━━━ SUPPLIED DATA ━━━

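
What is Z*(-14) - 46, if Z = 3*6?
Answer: -298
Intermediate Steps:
Z = 18
Z*(-14) - 46 = 18*(-14) - 46 = -252 - 46 = -298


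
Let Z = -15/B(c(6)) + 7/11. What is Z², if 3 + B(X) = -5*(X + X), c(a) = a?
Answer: 40804/53361 ≈ 0.76468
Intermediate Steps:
B(X) = -3 - 10*X (B(X) = -3 - 5*(X + X) = -3 - 10*X)
Z = 202/231 (Z = -15/(-3 - 10*6) + 7/11 = -15/(-3 - 60) + 7*(1/11) = -15/(-63) + 7/11 = -15*(-1/63) + 7/11 = 5/21 + 7/11 = 202/231 ≈ 0.87446)
Z² = (202/231)² = 40804/53361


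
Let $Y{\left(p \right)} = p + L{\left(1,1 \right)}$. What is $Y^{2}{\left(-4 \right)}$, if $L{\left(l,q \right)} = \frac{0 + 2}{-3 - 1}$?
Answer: $\frac{81}{4} \approx 20.25$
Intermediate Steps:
$L{\left(l,q \right)} = - \frac{1}{2}$ ($L{\left(l,q \right)} = \frac{2}{-4} = 2 \left(- \frac{1}{4}\right) = - \frac{1}{2}$)
$Y{\left(p \right)} = - \frac{1}{2} + p$ ($Y{\left(p \right)} = p - \frac{1}{2} = - \frac{1}{2} + p$)
$Y^{2}{\left(-4 \right)} = \left(- \frac{1}{2} - 4\right)^{2} = \left(- \frac{9}{2}\right)^{2} = \frac{81}{4}$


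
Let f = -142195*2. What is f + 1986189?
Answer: 1701799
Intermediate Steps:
f = -284390
f + 1986189 = -284390 + 1986189 = 1701799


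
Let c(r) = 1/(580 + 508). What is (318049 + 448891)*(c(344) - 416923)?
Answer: -86973339576905/272 ≈ -3.1975e+11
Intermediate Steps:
c(r) = 1/1088
(318049 + 448891)*(c(344) - 416923) = (318049 + 448891)*(1/1088 - 416923) = 766940*(-453612223/1088) = -86973339576905/272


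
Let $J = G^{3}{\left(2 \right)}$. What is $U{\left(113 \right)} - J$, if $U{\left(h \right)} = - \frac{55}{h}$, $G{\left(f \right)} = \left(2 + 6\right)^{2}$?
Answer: $- \frac{29622327}{113} \approx -2.6214 \cdot 10^{5}$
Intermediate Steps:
$G{\left(f \right)} = 64$ ($G{\left(f \right)} = 8^{2} = 64$)
$J = 262144$ ($J = 64^{3} = 262144$)
$U{\left(113 \right)} - J = - \frac{55}{113} - 262144 = - \frac{29622327}{113}$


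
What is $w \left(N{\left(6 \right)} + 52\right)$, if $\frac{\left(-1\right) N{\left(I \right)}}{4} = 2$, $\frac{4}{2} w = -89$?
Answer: $-1958$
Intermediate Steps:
$w = - \frac{89}{2}$ ($w = \frac{1}{2} \left(-89\right) = - \frac{89}{2} \approx -44.5$)
$N{\left(I \right)} = -8$ ($N{\left(I \right)} = \left(-4\right) 2 = -8$)
$w \left(N{\left(6 \right)} + 52\right) = - \frac{89 \left(-8 + 52\right)}{2} = \left(- \frac{89}{2}\right) 44 = -1958$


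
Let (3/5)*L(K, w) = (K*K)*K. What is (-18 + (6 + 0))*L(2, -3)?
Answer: -160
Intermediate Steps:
L(K, w) = 5*K³/3 (L(K, w) = 5*((K*K)*K)/3 = 5*(K²*K)/3 = 5*K³/3)
(-18 + (6 + 0))*L(2, -3) = (-18 + (6 + 0))*((5/3)*2³) = (-18 + 6)*((5/3)*8) = -12*40/3 = -160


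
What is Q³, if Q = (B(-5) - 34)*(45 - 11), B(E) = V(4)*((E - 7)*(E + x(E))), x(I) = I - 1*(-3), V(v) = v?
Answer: 1082573968832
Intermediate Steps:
x(I) = 3 + I (x(I) = I + 3 = 3 + I)
B(E) = 4*(-7 + E)*(3 + 2*E) (B(E) = 4*((E - 7)*(E + (3 + E))) = 4*((-7 + E)*(3 + 2*E)) = 4*(-7 + E)*(3 + 2*E))
Q = 10268 (Q = ((-84 - 44*(-5) + 8*(-5)²) - 34)*(45 - 11) = ((-84 + 220 + 8*25) - 34)*34 = ((-84 + 220 + 200) - 34)*34 = (336 - 34)*34 = 302*34 = 10268)
Q³ = 10268³ = 1082573968832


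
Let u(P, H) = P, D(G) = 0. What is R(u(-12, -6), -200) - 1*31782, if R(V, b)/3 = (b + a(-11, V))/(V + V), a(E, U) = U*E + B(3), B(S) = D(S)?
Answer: -63547/2 ≈ -31774.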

━━━

Type out the listing again with nothing changed.

SOLVED PROBLEM ::
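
What is Z*(-14) - 46, if Z = 3*6?
Answer: -298
Intermediate Steps:
Z = 18
Z*(-14) - 46 = 18*(-14) - 46 = -252 - 46 = -298


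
Let Z = -15/B(c(6)) + 7/11. What is Z², if 3 + B(X) = -5*(X + X), c(a) = a?
Answer: 40804/53361 ≈ 0.76468
Intermediate Steps:
B(X) = -3 - 10*X (B(X) = -3 - 5*(X + X) = -3 - 10*X)
Z = 202/231 (Z = -15/(-3 - 10*6) + 7/11 = -15/(-3 - 60) + 7*(1/11) = -15/(-63) + 7/11 = -15*(-1/63) + 7/11 = 5/21 + 7/11 = 202/231 ≈ 0.87446)
Z² = (202/231)² = 40804/53361


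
Let $Y{\left(p \right)} = p + L{\left(1,1 \right)}$. What is $Y^{2}{\left(-4 \right)}$, if $L{\left(l,q \right)} = \frac{0 + 2}{-3 - 1}$?
Answer: $\frac{81}{4} \approx 20.25$
Intermediate Steps:
$L{\left(l,q \right)} = - \frac{1}{2}$ ($L{\left(l,q \right)} = \frac{2}{-4} = 2 \left(- \frac{1}{4}\right) = - \frac{1}{2}$)
$Y{\left(p \right)} = - \frac{1}{2} + p$ ($Y{\left(p \right)} = p - \frac{1}{2} = - \frac{1}{2} + p$)
$Y^{2}{\left(-4 \right)} = \left(- \frac{1}{2} - 4\right)^{2} = \left(- \frac{9}{2}\right)^{2} = \frac{81}{4}$


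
Let f = -142195*2. What is f + 1986189?
Answer: 1701799
Intermediate Steps:
f = -284390
f + 1986189 = -284390 + 1986189 = 1701799


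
Let c(r) = 1/(580 + 508). What is (318049 + 448891)*(c(344) - 416923)?
Answer: -86973339576905/272 ≈ -3.1975e+11
Intermediate Steps:
c(r) = 1/1088
(318049 + 448891)*(c(344) - 416923) = (318049 + 448891)*(1/1088 - 416923) = 766940*(-453612223/1088) = -86973339576905/272


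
Let $J = G^{3}{\left(2 \right)}$. What is $U{\left(113 \right)} - J$, if $U{\left(h \right)} = - \frac{55}{h}$, $G{\left(f \right)} = \left(2 + 6\right)^{2}$?
Answer: $- \frac{29622327}{113} \approx -2.6214 \cdot 10^{5}$
Intermediate Steps:
$G{\left(f \right)} = 64$ ($G{\left(f \right)} = 8^{2} = 64$)
$J = 262144$ ($J = 64^{3} = 262144$)
$U{\left(113 \right)} - J = - \frac{55}{113} - 262144 = - \frac{29622327}{113}$


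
What is $w \left(N{\left(6 \right)} + 52\right)$, if $\frac{\left(-1\right) N{\left(I \right)}}{4} = 2$, $\frac{4}{2} w = -89$?
Answer: $-1958$
Intermediate Steps:
$w = - \frac{89}{2}$ ($w = \frac{1}{2} \left(-89\right) = - \frac{89}{2} \approx -44.5$)
$N{\left(I \right)} = -8$ ($N{\left(I \right)} = \left(-4\right) 2 = -8$)
$w \left(N{\left(6 \right)} + 52\right) = - \frac{89 \left(-8 + 52\right)}{2} = \left(- \frac{89}{2}\right) 44 = -1958$


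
Let (3/5)*L(K, w) = (K*K)*K. What is (-18 + (6 + 0))*L(2, -3)?
Answer: -160
Intermediate Steps:
L(K, w) = 5*K³/3 (L(K, w) = 5*((K*K)*K)/3 = 5*(K²*K)/3 = 5*K³/3)
(-18 + (6 + 0))*L(2, -3) = (-18 + (6 + 0))*((5/3)*2³) = (-18 + 6)*((5/3)*8) = -12*40/3 = -160


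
What is Q³, if Q = (B(-5) - 34)*(45 - 11), B(E) = V(4)*((E - 7)*(E + x(E))), x(I) = I - 1*(-3), V(v) = v?
Answer: 1082573968832
Intermediate Steps:
x(I) = 3 + I (x(I) = I + 3 = 3 + I)
B(E) = 4*(-7 + E)*(3 + 2*E) (B(E) = 4*((E - 7)*(E + (3 + E))) = 4*((-7 + E)*(3 + 2*E)) = 4*(-7 + E)*(3 + 2*E))
Q = 10268 (Q = ((-84 - 44*(-5) + 8*(-5)²) - 34)*(45 - 11) = ((-84 + 220 + 8*25) - 34)*34 = ((-84 + 220 + 200) - 34)*34 = (336 - 34)*34 = 302*34 = 10268)
Q³ = 10268³ = 1082573968832


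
Let u(P, H) = P, D(G) = 0. What is R(u(-12, -6), -200) - 1*31782, if R(V, b)/3 = (b + a(-11, V))/(V + V), a(E, U) = U*E + B(3), B(S) = D(S)?
Answer: -63547/2 ≈ -31774.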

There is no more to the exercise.